What is expected :: Show each line of the data below in which "primary" occurs.

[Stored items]
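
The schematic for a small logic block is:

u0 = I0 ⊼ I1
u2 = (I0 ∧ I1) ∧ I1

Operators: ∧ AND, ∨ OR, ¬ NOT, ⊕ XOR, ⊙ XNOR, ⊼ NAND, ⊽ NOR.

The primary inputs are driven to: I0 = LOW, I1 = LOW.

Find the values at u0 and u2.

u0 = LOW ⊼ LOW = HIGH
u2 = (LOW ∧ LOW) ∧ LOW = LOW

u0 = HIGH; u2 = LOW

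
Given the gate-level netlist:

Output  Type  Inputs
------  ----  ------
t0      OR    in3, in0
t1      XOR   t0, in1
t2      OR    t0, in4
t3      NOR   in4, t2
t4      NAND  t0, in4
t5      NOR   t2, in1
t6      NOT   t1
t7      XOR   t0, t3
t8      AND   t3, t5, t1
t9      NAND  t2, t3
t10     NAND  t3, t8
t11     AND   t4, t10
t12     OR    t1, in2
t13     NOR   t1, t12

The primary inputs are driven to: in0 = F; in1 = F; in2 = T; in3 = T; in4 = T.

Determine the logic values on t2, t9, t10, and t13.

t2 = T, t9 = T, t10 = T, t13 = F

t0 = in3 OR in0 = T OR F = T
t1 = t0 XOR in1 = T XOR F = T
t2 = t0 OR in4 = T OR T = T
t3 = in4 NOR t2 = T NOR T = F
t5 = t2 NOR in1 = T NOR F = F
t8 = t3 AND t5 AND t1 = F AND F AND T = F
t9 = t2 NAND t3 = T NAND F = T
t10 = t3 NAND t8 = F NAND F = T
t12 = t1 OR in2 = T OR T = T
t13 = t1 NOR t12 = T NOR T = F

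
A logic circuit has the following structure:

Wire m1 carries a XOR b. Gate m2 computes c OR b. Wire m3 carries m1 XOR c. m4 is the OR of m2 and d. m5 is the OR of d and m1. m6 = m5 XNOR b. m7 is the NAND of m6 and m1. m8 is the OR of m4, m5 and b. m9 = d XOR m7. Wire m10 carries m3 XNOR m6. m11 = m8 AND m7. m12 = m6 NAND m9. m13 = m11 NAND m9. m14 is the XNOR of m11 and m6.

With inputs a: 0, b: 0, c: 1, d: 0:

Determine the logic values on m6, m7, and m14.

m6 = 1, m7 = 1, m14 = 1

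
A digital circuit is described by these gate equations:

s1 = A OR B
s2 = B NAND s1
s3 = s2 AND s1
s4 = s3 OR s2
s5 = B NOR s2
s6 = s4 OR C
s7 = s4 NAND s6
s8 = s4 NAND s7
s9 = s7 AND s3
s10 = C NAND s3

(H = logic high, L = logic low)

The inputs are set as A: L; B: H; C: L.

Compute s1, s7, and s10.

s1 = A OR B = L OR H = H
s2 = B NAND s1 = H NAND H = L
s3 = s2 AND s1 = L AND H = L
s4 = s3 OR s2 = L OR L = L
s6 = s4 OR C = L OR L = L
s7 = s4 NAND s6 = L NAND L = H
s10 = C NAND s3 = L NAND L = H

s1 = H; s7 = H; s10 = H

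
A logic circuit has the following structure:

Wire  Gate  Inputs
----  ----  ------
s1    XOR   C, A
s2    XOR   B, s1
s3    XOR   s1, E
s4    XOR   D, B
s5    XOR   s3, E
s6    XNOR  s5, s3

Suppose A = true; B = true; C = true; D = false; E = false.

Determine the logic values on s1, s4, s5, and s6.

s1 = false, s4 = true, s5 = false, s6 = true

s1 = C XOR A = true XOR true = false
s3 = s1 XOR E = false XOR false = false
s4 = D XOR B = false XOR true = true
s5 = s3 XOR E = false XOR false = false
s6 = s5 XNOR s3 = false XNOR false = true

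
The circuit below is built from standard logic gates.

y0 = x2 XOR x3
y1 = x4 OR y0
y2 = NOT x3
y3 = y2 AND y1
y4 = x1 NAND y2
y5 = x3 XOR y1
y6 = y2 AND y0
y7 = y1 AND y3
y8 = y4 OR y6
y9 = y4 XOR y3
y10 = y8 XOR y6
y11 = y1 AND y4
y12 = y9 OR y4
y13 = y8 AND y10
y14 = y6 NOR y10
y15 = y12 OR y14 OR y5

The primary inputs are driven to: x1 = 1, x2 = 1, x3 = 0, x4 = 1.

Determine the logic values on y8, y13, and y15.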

* * *

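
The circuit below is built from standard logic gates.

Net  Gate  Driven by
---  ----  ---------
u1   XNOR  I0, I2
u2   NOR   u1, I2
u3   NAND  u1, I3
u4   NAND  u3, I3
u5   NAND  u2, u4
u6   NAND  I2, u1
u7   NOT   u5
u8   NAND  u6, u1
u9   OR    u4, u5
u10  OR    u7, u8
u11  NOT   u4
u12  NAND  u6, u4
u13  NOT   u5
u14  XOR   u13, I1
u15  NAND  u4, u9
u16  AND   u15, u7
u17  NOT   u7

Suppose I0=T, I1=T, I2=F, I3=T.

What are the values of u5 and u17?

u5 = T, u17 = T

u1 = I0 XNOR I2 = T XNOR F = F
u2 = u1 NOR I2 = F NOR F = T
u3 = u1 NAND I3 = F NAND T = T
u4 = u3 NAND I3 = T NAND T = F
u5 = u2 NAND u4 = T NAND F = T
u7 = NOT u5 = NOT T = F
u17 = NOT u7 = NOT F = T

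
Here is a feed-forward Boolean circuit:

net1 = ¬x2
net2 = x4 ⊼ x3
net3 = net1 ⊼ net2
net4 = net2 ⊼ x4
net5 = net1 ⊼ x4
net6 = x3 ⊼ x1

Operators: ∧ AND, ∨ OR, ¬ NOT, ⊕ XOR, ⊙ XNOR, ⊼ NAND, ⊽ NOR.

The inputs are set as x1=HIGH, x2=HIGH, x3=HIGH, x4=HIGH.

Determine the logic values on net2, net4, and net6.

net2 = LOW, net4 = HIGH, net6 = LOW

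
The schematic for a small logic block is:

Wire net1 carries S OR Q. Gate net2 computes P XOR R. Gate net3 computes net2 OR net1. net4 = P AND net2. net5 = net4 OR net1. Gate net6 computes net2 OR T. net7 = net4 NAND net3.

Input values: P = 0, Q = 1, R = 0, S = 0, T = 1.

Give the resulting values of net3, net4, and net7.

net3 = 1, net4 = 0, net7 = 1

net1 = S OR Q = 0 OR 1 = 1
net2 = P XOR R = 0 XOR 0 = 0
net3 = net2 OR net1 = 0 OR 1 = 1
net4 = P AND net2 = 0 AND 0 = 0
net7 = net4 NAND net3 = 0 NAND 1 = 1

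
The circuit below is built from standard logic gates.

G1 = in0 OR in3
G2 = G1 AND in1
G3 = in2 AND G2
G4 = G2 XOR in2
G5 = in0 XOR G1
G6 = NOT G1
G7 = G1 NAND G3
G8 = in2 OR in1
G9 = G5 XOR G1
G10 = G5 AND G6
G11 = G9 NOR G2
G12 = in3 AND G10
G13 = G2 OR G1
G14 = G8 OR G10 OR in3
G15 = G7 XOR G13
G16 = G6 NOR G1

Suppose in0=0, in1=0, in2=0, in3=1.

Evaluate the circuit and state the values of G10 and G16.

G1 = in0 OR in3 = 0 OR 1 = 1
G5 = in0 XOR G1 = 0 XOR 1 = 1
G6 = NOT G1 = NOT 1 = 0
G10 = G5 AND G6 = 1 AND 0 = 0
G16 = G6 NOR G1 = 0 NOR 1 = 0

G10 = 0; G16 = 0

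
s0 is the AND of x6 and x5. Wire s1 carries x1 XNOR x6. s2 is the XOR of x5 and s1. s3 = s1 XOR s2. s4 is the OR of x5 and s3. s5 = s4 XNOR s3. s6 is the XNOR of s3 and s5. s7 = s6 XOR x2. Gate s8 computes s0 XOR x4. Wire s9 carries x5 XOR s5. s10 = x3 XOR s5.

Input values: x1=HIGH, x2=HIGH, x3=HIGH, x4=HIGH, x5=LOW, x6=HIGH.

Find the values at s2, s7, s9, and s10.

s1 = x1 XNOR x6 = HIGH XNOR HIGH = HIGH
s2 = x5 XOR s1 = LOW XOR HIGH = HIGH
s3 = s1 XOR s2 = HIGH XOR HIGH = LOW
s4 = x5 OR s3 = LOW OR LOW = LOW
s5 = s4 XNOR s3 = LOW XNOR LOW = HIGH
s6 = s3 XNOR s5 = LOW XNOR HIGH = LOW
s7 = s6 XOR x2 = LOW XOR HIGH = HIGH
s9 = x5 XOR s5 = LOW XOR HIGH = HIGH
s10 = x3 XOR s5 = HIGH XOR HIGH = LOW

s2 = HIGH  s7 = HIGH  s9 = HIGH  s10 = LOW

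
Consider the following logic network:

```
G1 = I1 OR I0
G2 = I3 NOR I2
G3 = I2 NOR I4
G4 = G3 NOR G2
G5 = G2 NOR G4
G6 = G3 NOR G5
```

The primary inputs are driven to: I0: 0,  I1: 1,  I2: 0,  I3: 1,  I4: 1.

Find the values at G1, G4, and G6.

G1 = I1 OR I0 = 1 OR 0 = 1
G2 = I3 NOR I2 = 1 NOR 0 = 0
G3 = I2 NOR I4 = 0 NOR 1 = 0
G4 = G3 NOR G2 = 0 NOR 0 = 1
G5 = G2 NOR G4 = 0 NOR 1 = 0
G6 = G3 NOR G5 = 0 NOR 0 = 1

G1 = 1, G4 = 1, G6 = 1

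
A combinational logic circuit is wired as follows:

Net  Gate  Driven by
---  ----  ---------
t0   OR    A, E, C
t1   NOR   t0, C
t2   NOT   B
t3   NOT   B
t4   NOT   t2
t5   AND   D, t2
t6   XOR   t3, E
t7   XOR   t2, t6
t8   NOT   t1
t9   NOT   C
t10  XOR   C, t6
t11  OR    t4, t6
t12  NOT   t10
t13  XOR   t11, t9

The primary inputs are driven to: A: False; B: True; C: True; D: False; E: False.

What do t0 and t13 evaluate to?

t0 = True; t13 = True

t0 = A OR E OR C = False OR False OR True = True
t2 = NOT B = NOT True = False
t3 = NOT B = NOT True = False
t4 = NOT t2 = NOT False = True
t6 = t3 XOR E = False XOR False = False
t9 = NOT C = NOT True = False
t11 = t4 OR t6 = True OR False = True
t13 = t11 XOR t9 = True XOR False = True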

--

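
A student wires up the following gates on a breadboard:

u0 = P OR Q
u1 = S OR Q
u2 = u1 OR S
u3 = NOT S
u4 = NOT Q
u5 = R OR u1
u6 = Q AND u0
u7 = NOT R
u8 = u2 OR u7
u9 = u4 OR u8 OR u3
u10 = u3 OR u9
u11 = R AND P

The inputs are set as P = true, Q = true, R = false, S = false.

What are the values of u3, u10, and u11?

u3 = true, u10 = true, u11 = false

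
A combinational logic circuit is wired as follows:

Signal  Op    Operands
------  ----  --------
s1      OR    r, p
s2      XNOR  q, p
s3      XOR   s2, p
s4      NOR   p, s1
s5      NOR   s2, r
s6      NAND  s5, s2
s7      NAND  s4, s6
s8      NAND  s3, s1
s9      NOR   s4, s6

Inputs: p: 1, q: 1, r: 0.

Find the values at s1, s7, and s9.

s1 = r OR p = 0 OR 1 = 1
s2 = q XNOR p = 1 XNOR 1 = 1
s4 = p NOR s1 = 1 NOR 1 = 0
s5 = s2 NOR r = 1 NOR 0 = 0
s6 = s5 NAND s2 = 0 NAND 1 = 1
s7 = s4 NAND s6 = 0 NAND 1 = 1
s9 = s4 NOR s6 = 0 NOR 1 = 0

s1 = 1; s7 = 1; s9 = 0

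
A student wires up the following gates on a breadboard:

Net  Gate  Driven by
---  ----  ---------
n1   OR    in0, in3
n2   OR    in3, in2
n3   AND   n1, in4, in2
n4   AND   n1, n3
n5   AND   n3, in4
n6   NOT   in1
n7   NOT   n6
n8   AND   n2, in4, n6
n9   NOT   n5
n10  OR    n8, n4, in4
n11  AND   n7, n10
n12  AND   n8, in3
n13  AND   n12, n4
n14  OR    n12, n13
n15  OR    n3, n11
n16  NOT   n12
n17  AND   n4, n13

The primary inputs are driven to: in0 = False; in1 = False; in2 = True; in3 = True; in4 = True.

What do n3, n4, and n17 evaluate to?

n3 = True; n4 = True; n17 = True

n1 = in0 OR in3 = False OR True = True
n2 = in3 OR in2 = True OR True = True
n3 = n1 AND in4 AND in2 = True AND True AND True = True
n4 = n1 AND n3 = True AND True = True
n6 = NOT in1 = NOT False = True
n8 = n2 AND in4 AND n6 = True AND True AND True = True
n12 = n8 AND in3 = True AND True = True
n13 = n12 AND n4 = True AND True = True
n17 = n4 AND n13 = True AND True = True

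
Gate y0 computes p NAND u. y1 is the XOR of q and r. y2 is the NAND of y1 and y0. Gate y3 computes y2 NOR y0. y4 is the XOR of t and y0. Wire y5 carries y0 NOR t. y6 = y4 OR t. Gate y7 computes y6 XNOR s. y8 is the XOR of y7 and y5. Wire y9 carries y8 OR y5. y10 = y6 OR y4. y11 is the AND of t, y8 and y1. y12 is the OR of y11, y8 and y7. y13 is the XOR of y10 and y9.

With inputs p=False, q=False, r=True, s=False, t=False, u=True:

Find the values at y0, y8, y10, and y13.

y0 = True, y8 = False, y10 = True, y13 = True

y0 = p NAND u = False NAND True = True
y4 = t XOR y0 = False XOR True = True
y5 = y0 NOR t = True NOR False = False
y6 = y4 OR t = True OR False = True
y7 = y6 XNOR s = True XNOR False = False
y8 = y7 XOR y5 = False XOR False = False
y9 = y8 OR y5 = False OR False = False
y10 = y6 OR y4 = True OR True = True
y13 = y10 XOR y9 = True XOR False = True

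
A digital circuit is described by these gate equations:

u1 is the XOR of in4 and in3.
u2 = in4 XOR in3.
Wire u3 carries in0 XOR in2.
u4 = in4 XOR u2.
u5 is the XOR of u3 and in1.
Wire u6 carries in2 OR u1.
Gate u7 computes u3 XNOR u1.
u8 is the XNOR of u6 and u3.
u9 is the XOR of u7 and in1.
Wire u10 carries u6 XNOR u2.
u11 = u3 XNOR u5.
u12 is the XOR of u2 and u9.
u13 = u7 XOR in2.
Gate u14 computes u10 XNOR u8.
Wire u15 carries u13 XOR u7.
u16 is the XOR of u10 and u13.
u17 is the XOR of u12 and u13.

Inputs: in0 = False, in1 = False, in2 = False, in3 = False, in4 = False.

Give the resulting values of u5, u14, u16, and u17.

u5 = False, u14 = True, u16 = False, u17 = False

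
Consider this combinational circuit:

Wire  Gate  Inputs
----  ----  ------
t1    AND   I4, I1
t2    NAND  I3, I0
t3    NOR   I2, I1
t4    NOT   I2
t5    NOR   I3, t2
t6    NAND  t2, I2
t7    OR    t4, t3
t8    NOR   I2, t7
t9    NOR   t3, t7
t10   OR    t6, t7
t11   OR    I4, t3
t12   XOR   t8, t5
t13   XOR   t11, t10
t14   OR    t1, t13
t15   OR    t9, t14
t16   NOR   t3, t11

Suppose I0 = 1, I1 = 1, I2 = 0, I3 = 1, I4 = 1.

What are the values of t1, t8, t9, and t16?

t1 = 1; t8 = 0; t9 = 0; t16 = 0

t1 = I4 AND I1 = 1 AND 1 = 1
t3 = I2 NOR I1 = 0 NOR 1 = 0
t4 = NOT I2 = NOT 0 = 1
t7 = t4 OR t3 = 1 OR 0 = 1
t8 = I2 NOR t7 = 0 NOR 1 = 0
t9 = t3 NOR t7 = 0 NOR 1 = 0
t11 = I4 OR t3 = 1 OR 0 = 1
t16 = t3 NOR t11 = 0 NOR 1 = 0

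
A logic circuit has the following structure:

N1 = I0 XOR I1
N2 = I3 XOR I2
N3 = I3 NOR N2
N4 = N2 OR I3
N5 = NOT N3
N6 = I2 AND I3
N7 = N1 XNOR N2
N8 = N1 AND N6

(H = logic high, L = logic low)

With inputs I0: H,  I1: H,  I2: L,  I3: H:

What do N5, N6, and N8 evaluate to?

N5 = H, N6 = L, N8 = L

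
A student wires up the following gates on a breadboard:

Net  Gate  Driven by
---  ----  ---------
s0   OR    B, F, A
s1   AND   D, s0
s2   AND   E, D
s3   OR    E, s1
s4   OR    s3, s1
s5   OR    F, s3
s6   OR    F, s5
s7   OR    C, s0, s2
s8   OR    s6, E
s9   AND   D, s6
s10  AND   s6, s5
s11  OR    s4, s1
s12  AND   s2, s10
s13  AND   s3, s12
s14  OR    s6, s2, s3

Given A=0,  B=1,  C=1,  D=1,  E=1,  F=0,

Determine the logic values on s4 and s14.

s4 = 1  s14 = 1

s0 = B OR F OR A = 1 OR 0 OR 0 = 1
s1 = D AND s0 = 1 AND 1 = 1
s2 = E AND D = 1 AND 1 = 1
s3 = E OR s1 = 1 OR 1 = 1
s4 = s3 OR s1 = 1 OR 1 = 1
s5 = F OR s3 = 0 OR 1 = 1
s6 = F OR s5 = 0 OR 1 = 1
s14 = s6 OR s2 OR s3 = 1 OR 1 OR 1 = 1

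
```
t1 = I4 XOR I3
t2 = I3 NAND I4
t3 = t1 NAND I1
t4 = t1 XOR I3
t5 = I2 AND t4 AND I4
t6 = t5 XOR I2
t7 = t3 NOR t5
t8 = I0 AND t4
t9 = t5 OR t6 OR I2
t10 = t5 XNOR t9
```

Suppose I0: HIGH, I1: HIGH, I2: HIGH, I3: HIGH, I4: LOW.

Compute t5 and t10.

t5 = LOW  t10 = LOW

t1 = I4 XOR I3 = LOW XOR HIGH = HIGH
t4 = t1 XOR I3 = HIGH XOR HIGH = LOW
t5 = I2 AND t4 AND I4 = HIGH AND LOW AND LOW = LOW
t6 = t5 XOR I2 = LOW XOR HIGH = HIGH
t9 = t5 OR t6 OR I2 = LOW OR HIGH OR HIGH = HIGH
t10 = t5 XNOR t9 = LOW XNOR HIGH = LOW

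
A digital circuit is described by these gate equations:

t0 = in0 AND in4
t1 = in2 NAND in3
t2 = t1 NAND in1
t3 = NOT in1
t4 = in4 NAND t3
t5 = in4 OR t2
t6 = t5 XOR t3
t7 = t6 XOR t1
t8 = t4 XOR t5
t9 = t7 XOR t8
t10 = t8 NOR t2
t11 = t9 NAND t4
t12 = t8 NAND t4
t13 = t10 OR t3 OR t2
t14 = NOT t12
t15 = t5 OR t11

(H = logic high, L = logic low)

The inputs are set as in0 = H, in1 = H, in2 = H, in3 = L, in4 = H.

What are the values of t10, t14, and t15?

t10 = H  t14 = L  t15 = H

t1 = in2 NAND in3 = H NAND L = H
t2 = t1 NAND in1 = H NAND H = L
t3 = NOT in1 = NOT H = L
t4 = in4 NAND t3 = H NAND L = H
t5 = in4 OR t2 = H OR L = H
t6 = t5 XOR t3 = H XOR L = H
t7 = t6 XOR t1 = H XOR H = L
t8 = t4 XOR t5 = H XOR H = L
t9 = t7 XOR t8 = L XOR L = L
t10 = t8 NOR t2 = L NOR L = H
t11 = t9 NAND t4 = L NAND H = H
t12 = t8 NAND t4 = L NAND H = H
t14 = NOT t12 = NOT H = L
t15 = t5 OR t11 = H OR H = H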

Exercise answer ::
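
The primary inputs are driven to: I0 = LOW, I1 = LOW.
The primary inputs are driven to: in0 = F; in1 = F; in2 = T; in3 = T; in4 = T.
The primary inputs are driven to: x1 = 1, x2 = 1, x3 = 0, x4 = 1.
The primary inputs are driven to: I0: 0,  I1: 1,  I2: 0,  I3: 1,  I4: 1.
The primary inputs are driven to: A: False; B: True; C: True; D: False; E: False.
The primary inputs are driven to: in0 = False; in1 = False; in2 = True; in3 = True; in4 = True.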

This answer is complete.